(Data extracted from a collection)

##############################

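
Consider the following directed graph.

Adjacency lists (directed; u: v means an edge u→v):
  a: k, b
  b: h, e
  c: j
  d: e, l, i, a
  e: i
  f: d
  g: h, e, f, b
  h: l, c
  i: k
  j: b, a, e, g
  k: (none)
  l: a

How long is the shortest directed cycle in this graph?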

##############################

→ **Work required**:
A line belongs in the answer if it contains the word "graph"; copy every such line from the data above.

→ **Exercise solution**:
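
Consider the following directed graph.
How long is the shortest directed cycle in this graph?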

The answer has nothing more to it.